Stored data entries
▬▬▬▬▬▬

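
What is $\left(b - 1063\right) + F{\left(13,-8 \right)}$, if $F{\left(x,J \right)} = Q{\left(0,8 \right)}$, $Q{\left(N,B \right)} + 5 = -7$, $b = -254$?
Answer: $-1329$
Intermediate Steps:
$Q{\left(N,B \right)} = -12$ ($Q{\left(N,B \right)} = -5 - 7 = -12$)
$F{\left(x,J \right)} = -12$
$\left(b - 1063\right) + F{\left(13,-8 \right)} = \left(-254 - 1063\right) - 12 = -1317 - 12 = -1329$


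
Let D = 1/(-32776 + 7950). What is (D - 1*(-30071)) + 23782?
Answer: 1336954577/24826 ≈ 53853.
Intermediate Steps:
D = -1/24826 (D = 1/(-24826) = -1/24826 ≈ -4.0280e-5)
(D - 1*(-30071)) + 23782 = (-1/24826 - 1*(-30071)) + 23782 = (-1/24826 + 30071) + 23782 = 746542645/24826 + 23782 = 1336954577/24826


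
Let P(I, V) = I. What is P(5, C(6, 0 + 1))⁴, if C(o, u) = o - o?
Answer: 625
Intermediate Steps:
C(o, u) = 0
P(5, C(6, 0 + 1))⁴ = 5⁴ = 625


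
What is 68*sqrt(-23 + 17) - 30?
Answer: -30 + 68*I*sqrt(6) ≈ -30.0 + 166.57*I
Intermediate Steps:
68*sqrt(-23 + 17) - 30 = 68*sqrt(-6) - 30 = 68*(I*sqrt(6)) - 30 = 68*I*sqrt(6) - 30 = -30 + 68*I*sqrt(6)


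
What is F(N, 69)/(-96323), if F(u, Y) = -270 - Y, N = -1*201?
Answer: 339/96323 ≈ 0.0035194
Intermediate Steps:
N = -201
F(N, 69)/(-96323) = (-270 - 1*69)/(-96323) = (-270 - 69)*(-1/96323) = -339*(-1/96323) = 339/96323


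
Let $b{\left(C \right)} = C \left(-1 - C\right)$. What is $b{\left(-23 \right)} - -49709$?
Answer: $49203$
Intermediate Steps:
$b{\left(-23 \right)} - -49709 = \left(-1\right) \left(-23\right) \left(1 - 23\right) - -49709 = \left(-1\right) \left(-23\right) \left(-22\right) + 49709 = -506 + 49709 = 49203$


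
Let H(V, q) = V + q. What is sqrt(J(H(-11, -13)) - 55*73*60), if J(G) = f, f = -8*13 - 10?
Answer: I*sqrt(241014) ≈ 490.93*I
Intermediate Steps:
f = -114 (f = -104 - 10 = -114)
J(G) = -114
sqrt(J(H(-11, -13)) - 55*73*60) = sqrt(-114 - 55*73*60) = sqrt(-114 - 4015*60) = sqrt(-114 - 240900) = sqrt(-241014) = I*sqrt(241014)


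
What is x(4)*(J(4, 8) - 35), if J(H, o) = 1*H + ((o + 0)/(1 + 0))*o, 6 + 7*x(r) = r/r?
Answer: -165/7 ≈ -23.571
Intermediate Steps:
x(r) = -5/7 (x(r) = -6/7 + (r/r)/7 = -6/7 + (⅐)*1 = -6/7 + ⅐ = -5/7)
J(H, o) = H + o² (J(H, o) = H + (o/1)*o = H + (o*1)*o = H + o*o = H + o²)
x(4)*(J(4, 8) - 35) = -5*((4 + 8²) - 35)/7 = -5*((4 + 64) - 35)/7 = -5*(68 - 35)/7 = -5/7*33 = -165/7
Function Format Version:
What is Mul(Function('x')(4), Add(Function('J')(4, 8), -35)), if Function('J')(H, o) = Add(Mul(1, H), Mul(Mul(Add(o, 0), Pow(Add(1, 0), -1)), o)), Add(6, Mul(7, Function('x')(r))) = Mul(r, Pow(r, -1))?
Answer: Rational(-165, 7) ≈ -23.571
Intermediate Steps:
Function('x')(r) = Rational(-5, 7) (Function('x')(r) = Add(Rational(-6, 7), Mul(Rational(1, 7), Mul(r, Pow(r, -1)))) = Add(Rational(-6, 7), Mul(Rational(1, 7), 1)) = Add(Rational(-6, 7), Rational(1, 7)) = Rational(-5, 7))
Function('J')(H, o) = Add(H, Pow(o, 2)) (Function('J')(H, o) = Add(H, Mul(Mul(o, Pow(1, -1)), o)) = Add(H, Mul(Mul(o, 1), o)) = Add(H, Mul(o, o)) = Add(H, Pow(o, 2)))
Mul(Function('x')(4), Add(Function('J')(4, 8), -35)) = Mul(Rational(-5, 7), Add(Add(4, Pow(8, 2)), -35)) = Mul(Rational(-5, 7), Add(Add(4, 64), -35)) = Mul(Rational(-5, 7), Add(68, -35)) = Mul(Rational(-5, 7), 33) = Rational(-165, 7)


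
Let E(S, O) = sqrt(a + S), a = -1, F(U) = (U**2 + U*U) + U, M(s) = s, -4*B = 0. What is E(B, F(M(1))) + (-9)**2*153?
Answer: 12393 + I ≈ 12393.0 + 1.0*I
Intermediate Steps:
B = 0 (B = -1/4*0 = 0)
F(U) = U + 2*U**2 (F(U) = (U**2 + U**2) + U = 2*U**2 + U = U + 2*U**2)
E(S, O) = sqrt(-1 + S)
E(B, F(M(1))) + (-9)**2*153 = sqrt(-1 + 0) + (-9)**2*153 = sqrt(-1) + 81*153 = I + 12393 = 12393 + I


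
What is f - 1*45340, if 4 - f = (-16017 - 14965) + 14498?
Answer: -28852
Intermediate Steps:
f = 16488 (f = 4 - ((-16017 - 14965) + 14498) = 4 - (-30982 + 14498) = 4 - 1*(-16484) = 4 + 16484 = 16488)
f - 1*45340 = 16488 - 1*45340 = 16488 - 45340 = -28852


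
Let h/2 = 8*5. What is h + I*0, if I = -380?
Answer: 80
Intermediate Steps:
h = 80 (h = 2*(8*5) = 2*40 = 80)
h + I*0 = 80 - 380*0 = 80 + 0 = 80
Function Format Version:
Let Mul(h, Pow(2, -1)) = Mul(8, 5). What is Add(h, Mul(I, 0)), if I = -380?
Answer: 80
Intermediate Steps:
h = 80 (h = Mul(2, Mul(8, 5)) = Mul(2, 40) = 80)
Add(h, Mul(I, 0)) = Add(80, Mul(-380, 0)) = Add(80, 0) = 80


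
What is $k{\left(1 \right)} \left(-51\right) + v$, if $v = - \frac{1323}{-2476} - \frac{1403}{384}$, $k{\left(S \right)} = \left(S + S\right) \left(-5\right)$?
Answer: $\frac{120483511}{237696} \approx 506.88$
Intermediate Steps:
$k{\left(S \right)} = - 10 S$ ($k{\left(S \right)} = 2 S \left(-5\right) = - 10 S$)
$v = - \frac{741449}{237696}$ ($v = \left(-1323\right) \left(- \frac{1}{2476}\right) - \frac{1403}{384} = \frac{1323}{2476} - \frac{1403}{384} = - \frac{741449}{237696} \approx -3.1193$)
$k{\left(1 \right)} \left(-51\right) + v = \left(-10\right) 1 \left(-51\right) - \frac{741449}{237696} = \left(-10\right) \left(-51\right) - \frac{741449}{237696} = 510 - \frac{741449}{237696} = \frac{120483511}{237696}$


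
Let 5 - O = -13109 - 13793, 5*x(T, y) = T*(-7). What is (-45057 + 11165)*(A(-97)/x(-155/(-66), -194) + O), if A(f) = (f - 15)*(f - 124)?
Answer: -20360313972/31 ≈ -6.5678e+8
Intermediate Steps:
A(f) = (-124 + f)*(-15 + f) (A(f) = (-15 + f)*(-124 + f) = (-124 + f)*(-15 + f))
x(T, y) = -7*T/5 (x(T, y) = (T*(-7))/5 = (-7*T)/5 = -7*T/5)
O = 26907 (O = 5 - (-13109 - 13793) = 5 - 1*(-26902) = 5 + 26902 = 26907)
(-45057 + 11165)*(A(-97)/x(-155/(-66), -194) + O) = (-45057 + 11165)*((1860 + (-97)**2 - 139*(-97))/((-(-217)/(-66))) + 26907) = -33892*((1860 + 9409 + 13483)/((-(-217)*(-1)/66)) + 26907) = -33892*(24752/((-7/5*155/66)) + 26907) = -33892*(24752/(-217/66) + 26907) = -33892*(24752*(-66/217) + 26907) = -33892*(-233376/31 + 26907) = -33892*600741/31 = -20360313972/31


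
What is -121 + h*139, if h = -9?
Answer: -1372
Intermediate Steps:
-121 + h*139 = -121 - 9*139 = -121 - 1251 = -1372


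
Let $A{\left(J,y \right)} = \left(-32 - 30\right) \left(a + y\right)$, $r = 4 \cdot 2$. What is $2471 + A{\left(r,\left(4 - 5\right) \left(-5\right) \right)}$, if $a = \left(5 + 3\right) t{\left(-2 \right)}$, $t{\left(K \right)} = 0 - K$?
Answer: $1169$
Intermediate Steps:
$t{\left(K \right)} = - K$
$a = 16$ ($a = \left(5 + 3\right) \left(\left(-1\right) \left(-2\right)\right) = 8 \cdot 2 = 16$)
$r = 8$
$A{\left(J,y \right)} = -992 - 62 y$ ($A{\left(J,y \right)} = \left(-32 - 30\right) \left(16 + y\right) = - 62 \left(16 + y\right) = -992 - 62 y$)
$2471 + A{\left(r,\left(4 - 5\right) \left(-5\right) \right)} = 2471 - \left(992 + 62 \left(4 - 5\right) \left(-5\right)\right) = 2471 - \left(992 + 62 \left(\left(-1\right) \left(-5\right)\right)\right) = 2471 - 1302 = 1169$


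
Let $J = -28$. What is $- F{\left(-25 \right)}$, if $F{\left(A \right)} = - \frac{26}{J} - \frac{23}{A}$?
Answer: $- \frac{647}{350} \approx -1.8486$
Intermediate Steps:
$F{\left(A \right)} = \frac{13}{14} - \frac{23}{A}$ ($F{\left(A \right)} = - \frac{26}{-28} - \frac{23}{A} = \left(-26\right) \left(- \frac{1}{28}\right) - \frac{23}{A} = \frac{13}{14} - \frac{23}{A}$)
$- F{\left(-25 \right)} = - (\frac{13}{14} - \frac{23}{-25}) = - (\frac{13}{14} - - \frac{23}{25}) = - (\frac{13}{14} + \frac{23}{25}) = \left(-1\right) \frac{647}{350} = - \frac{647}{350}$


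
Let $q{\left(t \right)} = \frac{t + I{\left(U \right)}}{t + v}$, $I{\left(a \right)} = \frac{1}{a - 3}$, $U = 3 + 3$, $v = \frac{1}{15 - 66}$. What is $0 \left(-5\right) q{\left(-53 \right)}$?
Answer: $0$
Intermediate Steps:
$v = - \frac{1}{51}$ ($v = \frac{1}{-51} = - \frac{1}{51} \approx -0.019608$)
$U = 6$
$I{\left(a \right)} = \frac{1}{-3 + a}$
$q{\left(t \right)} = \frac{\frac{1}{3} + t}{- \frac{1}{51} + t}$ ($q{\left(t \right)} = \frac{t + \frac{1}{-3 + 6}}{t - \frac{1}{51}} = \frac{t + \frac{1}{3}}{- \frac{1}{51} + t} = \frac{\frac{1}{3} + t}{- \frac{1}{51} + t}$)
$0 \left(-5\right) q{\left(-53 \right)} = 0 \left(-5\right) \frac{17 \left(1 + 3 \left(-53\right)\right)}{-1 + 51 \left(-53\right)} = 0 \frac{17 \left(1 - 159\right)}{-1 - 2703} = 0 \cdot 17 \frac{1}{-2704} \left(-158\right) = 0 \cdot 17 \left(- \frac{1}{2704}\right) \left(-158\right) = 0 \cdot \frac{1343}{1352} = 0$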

▬▬▬▬▬▬

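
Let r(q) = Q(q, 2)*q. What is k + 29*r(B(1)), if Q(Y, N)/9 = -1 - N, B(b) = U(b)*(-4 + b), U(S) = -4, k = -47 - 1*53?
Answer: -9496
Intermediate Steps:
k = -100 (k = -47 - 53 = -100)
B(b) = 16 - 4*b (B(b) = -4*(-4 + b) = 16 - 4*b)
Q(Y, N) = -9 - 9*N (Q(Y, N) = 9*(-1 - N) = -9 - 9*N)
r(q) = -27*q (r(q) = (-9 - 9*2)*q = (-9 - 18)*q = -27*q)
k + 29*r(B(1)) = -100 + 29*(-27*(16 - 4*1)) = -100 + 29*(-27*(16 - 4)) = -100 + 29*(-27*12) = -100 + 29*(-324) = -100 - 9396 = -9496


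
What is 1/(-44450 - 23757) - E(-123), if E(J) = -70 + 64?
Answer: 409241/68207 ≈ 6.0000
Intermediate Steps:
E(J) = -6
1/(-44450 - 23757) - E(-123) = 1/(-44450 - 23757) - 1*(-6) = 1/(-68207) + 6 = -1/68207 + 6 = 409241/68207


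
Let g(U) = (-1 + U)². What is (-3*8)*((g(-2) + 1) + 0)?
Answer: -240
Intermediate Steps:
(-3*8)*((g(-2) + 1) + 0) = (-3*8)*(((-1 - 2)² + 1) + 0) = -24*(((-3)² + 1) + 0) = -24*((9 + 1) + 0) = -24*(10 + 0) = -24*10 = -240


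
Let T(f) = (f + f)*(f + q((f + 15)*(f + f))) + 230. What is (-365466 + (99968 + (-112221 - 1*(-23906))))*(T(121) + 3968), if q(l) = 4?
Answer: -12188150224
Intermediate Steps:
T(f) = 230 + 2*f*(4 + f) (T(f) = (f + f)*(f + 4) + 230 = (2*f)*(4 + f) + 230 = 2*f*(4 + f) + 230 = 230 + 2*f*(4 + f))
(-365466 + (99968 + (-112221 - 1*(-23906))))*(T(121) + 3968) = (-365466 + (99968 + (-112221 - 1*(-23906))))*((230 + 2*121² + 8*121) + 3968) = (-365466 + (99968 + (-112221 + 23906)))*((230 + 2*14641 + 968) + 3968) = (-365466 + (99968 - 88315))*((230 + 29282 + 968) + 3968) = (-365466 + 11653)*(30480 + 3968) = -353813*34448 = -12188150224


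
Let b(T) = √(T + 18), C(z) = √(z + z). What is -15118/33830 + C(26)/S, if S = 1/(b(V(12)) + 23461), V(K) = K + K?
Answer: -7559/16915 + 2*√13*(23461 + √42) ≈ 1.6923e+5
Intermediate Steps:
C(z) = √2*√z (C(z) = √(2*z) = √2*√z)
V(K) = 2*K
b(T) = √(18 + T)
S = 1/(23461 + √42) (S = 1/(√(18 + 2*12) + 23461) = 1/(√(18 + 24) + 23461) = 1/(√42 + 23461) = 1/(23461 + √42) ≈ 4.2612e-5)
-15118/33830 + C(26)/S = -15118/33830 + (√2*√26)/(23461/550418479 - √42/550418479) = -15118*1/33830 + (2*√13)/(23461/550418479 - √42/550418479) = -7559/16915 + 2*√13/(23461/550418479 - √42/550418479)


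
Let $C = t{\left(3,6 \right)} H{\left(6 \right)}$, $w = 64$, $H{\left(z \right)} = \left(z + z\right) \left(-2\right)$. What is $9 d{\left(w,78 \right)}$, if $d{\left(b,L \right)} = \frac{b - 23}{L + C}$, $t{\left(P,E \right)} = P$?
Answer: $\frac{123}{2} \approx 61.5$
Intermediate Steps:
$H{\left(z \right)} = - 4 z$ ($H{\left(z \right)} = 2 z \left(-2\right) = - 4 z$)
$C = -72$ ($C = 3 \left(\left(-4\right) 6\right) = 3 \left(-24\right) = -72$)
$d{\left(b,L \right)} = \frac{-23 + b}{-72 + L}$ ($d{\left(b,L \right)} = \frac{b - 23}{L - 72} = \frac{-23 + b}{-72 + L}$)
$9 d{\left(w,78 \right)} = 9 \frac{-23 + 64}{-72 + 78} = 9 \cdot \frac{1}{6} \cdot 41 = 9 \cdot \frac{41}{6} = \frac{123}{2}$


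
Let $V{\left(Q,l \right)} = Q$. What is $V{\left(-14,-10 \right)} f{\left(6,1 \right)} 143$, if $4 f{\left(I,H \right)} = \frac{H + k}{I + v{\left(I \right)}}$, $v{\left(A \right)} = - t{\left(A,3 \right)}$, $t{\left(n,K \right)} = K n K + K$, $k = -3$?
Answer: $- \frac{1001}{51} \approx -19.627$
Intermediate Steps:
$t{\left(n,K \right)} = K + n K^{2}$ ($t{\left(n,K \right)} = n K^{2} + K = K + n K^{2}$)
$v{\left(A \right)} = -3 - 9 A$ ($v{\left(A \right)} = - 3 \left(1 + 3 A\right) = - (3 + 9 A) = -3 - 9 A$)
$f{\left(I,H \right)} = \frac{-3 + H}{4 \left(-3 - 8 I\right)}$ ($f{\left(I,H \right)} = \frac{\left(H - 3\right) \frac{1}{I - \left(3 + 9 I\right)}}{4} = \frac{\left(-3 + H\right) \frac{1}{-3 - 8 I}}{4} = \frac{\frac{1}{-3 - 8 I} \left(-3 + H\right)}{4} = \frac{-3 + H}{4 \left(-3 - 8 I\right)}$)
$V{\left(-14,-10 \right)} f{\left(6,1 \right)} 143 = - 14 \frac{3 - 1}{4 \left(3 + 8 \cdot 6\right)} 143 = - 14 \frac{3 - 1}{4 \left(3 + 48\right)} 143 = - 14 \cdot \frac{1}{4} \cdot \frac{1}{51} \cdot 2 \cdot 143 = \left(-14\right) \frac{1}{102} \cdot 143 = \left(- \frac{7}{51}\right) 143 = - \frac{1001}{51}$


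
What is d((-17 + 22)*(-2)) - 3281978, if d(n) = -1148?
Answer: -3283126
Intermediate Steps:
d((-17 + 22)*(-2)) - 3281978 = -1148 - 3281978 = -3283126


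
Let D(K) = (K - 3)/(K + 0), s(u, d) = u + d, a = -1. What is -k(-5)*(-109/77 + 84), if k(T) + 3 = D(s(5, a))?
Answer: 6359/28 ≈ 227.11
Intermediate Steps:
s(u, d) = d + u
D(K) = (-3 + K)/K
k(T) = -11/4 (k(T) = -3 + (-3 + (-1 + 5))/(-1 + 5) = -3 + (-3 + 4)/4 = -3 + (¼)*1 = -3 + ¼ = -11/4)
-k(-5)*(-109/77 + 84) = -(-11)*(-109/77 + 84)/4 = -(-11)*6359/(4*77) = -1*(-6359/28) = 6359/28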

▬▬▬▬▬▬

Give back the records above exactly, limited to the lines between the one holding "Answer: $-1329$" and the one holding "Answer: 1336954577/24826 ≈ 53853.", inclusive.

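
Answer: $-1329$
Intermediate Steps:
$Q{\left(N,B \right)} = -12$ ($Q{\left(N,B \right)} = -5 - 7 = -12$)
$F{\left(x,J \right)} = -12$
$\left(b - 1063\right) + F{\left(13,-8 \right)} = \left(-254 - 1063\right) - 12 = -1317 - 12 = -1329$


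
Let D = 1/(-32776 + 7950). What is (D - 1*(-30071)) + 23782?
Answer: 1336954577/24826 ≈ 53853.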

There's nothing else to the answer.